Your answer should be the lines of the material that include the word "below".

== RECORD SET ==

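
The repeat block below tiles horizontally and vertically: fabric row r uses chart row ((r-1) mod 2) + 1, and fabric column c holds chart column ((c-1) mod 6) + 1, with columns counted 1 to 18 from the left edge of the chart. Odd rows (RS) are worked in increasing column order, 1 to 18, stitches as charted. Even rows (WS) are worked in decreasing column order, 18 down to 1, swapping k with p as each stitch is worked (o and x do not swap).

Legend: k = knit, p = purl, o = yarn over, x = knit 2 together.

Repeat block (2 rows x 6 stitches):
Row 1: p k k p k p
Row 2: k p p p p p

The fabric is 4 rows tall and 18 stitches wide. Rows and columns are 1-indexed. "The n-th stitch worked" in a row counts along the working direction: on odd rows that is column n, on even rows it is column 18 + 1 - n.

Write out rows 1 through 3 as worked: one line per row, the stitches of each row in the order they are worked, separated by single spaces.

Row 1: chart row 1, RS - tile across columns 1-18 and work as-is.
Row 2: chart row 2, WS - tiled (columns 1-18): k p p p p p k p p p p p k p p p p p; work from column 18 back to 1 with k<->p swapped.
Row 3: chart row 1, RS - tile across columns 1-18 and work as-is.

Rows as worked:
p k k p k p p k k p k p p k k p k p
k k k k k p k k k k k p k k k k k p
p k k p k p p k k p k p p k k p k p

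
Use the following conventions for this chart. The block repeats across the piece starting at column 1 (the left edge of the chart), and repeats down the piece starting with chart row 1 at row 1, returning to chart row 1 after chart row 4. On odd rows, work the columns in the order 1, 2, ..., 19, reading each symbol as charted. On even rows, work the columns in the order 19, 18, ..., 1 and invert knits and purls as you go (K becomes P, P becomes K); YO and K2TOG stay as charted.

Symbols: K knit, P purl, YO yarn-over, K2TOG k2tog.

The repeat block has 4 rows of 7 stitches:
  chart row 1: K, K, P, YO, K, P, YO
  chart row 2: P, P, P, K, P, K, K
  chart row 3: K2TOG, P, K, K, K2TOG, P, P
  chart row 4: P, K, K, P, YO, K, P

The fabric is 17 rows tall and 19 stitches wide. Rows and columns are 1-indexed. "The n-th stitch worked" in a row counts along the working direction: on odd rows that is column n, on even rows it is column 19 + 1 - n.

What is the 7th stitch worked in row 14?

Row 14: (14-1) mod 4 = 1, so use chart row 2. Even row -> WS.
Chart row 2 tiled across columns 1-19: P P P K P K K P P P K P K K P P P K P
WS row: flip the tiled sequence (start at column 19) and apply K<->P; YO and K2TOG stay.
Row 14 as worked: K P K K K P P K P K K K P P K P K K K
The 7th stitch worked is P.

Result:
P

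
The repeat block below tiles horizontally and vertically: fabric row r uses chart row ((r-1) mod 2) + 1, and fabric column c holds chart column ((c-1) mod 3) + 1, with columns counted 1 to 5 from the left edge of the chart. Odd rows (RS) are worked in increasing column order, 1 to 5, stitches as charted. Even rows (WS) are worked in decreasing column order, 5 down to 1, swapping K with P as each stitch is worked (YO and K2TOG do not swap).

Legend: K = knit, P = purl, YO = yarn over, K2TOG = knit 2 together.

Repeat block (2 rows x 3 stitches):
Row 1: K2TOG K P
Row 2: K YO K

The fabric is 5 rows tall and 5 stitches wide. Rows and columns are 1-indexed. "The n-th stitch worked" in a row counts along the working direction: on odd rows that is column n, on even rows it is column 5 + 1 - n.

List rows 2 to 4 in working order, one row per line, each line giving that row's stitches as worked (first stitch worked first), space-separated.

Row 2: chart row 2, WS - tiled (columns 1-5): K YO K K YO; work from column 5 back to 1 with K<->P swapped.
Row 3: chart row 1, RS - tile across columns 1-5 and work as-is.
Row 4: chart row 2, WS - tiled (columns 1-5): K YO K K YO; work from column 5 back to 1 with K<->P swapped.

== ROWS AS WORKED ==
YO P P YO P
K2TOG K P K2TOG K
YO P P YO P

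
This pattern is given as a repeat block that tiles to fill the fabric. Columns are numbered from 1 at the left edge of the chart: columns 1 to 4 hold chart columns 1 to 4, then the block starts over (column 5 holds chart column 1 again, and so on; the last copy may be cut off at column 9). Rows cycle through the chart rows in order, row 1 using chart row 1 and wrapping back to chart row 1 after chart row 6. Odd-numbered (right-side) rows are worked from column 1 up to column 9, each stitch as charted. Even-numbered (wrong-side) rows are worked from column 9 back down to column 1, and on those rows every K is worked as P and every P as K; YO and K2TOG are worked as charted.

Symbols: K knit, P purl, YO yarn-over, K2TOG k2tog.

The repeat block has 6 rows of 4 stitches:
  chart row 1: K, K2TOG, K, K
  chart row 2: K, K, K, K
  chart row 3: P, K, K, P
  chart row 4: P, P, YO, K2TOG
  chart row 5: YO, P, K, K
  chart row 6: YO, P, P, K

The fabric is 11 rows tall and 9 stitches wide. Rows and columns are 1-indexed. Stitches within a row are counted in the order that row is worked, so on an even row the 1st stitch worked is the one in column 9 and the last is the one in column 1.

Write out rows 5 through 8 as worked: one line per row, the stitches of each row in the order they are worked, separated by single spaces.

Rows as worked:
YO P K K YO P K K YO
YO P K K YO P K K YO
K K2TOG K K K K2TOG K K K
P P P P P P P P P

Derivation:
Row 5: chart row 5, RS - tile across columns 1-9 and work as-is.
Row 6: chart row 6, WS - tiled (columns 1-9): YO P P K YO P P K YO; work from column 9 back to 1 with K<->P swapped.
Row 7: chart row 1, RS - tile across columns 1-9 and work as-is.
Row 8: chart row 2, WS - tiled (columns 1-9): K K K K K K K K K; work from column 9 back to 1 with K<->P swapped.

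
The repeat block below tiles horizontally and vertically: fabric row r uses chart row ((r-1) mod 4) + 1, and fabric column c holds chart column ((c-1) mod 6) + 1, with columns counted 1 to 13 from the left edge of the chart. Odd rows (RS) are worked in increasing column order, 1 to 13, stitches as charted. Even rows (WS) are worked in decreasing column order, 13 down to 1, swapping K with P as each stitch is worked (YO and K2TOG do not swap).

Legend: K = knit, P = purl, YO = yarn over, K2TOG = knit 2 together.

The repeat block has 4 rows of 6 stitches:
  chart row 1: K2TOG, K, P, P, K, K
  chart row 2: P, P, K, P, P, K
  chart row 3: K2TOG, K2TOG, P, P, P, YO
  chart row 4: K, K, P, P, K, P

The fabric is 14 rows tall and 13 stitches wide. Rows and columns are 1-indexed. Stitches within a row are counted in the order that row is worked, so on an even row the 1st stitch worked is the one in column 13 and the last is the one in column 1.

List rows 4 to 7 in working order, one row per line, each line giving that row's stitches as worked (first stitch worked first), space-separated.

Result:
P K P K K P P K P K K P P
K2TOG K P P K K K2TOG K P P K K K2TOG
K P K K P K K P K K P K K
K2TOG K2TOG P P P YO K2TOG K2TOG P P P YO K2TOG

Derivation:
Row 4: chart row 4, WS - tiled (columns 1-13): K K P P K P K K P P K P K; work from column 13 back to 1 with K<->P swapped.
Row 5: chart row 1, RS - tile across columns 1-13 and work as-is.
Row 6: chart row 2, WS - tiled (columns 1-13): P P K P P K P P K P P K P; work from column 13 back to 1 with K<->P swapped.
Row 7: chart row 3, RS - tile across columns 1-13 and work as-is.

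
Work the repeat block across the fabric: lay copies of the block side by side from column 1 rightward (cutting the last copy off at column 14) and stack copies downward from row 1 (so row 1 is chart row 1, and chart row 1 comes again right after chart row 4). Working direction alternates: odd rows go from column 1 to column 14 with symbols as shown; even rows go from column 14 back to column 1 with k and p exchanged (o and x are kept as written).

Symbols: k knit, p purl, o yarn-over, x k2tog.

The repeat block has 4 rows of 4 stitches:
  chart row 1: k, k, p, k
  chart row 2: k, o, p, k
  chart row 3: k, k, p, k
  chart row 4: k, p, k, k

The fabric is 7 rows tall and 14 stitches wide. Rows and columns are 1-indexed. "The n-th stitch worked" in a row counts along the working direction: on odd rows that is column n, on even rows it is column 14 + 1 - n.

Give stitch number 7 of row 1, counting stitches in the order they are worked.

== STITCH ==
p

Derivation:
For row 1: chart row = ((1-1) mod 4) + 1 = 1; this is a RS (odd) row.
Chart row 1 tiled across columns 1-14: k k p k k k p k k k p k k k
Right side: take the tiled row as-is (worked left to right from column 1).
Stitch 7 in working order -> p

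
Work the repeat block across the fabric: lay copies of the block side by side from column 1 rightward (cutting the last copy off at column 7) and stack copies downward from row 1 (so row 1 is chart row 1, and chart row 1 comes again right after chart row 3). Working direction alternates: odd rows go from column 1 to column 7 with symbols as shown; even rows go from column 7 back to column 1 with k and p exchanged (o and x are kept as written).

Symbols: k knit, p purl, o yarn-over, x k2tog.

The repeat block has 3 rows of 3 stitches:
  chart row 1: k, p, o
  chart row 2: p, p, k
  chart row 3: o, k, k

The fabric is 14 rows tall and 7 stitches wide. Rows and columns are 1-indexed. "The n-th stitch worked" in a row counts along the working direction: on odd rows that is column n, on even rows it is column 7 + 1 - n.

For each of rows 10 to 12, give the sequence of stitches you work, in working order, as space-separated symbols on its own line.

Rows as worked:
p o k p o k p
p p k p p k p
o p p o p p o

Derivation:
Row 10: chart row 1, WS - tiled (columns 1-7): k p o k p o k; work from column 7 back to 1 with k<->p swapped.
Row 11: chart row 2, RS - tile across columns 1-7 and work as-is.
Row 12: chart row 3, WS - tiled (columns 1-7): o k k o k k o; work from column 7 back to 1 with k<->p swapped.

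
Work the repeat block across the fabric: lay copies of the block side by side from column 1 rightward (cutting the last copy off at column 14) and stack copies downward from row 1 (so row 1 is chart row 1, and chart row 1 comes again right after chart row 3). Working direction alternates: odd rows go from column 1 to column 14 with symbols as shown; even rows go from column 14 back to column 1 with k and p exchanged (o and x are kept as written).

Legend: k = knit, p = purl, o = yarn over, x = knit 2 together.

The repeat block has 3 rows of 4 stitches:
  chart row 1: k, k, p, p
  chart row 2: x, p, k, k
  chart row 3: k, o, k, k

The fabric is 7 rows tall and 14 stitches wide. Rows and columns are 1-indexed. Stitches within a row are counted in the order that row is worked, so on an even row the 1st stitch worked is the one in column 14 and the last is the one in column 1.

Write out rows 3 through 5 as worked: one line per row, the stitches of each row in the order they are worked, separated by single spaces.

Result:
k o k k k o k k k o k k k o
p p k k p p k k p p k k p p
x p k k x p k k x p k k x p

Derivation:
Row 3: chart row 3, RS - tile across columns 1-14 and work as-is.
Row 4: chart row 1, WS - tiled (columns 1-14): k k p p k k p p k k p p k k; work from column 14 back to 1 with k<->p swapped.
Row 5: chart row 2, RS - tile across columns 1-14 and work as-is.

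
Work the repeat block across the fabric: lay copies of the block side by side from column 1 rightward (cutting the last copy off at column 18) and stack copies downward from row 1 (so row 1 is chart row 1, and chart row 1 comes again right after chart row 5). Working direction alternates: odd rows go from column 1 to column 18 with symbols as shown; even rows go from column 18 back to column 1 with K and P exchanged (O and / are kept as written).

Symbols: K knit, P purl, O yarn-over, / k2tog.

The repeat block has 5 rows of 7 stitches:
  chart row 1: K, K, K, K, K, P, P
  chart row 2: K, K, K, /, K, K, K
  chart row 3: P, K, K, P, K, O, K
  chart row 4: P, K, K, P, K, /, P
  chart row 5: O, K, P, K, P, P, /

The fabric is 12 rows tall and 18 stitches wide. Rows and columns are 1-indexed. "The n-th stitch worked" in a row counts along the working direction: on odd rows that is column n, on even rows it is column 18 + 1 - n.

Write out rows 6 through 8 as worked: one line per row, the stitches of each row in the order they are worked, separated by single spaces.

== ROWS AS WORKED ==
P P P P K K P P P P P K K P P P P P
K K K / K K K K K K / K K K K K K /
K P P K P O P K P P K P O P K P P K

Derivation:
Row 6: chart row 1, WS - tiled (columns 1-18): K K K K K P P K K K K K P P K K K K; work from column 18 back to 1 with K<->P swapped.
Row 7: chart row 2, RS - tile across columns 1-18 and work as-is.
Row 8: chart row 3, WS - tiled (columns 1-18): P K K P K O K P K K P K O K P K K P; work from column 18 back to 1 with K<->P swapped.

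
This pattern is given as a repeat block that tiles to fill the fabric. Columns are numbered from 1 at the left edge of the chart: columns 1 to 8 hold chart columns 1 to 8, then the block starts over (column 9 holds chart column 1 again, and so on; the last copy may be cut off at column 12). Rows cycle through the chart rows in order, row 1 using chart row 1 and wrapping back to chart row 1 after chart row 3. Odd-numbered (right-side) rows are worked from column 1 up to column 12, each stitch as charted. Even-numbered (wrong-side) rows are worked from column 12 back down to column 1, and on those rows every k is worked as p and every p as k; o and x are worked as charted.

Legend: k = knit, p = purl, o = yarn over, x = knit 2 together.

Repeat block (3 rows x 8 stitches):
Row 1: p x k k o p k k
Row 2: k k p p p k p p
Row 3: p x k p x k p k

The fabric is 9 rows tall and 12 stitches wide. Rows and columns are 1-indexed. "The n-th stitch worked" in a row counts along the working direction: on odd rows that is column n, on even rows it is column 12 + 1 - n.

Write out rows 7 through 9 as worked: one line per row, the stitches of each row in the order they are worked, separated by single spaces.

Row 7: chart row 1, RS - tile across columns 1-12 and work as-is.
Row 8: chart row 2, WS - tiled (columns 1-12): k k p p p k p p k k p p; work from column 12 back to 1 with k<->p swapped.
Row 9: chart row 3, RS - tile across columns 1-12 and work as-is.

Result:
p x k k o p k k p x k k
k k p p k k p k k k p p
p x k p x k p k p x k p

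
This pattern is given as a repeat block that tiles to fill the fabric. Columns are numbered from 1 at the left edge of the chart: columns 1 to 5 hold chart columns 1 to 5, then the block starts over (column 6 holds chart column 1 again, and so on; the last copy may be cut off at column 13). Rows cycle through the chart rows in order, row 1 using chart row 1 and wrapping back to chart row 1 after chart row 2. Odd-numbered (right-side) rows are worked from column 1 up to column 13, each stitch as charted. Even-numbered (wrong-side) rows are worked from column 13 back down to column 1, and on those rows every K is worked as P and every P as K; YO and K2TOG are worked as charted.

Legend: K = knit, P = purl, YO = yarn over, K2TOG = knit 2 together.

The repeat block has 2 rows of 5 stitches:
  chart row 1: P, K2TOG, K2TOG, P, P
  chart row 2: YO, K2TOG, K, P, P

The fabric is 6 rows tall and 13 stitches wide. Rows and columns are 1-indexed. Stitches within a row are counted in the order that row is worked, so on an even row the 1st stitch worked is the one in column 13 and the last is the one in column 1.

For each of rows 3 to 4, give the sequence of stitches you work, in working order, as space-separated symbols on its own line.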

===

RESPONSE AREA —
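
The repeat block below tiles horizontally and vertically: fabric row r uses chart row ((r-1) mod 2) + 1, and fabric column c holds chart column ((c-1) mod 6) + 1, with columns counted 1 to 18 from the left edge of the chart. Odd rows (RS) are worked in increasing column order, 1 to 18, stitches as charted. Even rows (WS) are worked in decreasing column order, 18 down to 1, swapping k with p as each stitch is worked (o and x do not swap).
The repeat block below tiles horizontally and vertically: fabric row r uses chart row ((r-1) mod 2) + 1, and fabric column c holds chart column ((c-1) mod 3) + 1, with columns counted 1 to 5 from the left edge of the chart. Odd rows (RS) are worked in increasing column order, 1 to 5, stitches as charted. Even rows (WS) are worked in decreasing column order, 5 down to 1, swapping K with P as each stitch is worked (YO and K2TOG do not swap).
The repeat block below tiles horizontally and vertically: fabric row r uses chart row ((r-1) mod 4) + 1, and fabric column c holds chart column ((c-1) mod 6) + 1, with columns counted 1 to 13 from the left edge of the chart. Odd rows (RS) are worked in increasing column order, 1 to 13, stitches as charted. Even rows (WS) are worked in decreasing column order, 13 down to 1, swapping K with P as each stitch is worked (YO and K2TOG do not swap).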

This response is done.